··· WORKING DATA
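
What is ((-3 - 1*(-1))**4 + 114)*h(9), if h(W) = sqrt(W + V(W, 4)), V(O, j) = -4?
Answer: 130*sqrt(5) ≈ 290.69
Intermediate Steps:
h(W) = sqrt(-4 + W) (h(W) = sqrt(W - 4) = sqrt(-4 + W))
((-3 - 1*(-1))**4 + 114)*h(9) = ((-3 - 1*(-1))**4 + 114)*sqrt(-4 + 9) = ((-3 + 1)**4 + 114)*sqrt(5) = ((-2)**4 + 114)*sqrt(5) = (16 + 114)*sqrt(5) = 130*sqrt(5)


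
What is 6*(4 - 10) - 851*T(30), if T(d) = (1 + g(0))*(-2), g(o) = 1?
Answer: 3368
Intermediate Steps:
T(d) = -4 (T(d) = (1 + 1)*(-2) = 2*(-2) = -4)
6*(4 - 10) - 851*T(30) = 6*(4 - 10) - 851*(-4) = 6*(-6) + 3404 = -36 + 3404 = 3368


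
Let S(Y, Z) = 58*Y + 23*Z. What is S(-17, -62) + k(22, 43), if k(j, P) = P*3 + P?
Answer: -2240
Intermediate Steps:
S(Y, Z) = 23*Z + 58*Y
k(j, P) = 4*P (k(j, P) = 3*P + P = 4*P)
S(-17, -62) + k(22, 43) = (23*(-62) + 58*(-17)) + 4*43 = (-1426 - 986) + 172 = -2412 + 172 = -2240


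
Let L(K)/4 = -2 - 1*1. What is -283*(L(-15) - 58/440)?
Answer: 755327/220 ≈ 3433.3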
······
> THE TASK: Set down every line of the listing above again, exactly as given.

> THE COMPLETED TASK:
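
What is ((-3 - 1*(-1))**4 + 114)*h(9), if h(W) = sqrt(W + V(W, 4)), V(O, j) = -4?
Answer: 130*sqrt(5) ≈ 290.69
Intermediate Steps:
h(W) = sqrt(-4 + W) (h(W) = sqrt(W - 4) = sqrt(-4 + W))
((-3 - 1*(-1))**4 + 114)*h(9) = ((-3 - 1*(-1))**4 + 114)*sqrt(-4 + 9) = ((-3 + 1)**4 + 114)*sqrt(5) = ((-2)**4 + 114)*sqrt(5) = (16 + 114)*sqrt(5) = 130*sqrt(5)


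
What is 6*(4 - 10) - 851*T(30), if T(d) = (1 + g(0))*(-2), g(o) = 1?
Answer: 3368
Intermediate Steps:
T(d) = -4 (T(d) = (1 + 1)*(-2) = 2*(-2) = -4)
6*(4 - 10) - 851*T(30) = 6*(4 - 10) - 851*(-4) = 6*(-6) + 3404 = -36 + 3404 = 3368


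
Let S(Y, Z) = 58*Y + 23*Z. What is S(-17, -62) + k(22, 43), if k(j, P) = P*3 + P?
Answer: -2240
Intermediate Steps:
S(Y, Z) = 23*Z + 58*Y
k(j, P) = 4*P (k(j, P) = 3*P + P = 4*P)
S(-17, -62) + k(22, 43) = (23*(-62) + 58*(-17)) + 4*43 = (-1426 - 986) + 172 = -2412 + 172 = -2240


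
Let L(K)/4 = -2 - 1*1. What is -283*(L(-15) - 58/440)?
Answer: 755327/220 ≈ 3433.3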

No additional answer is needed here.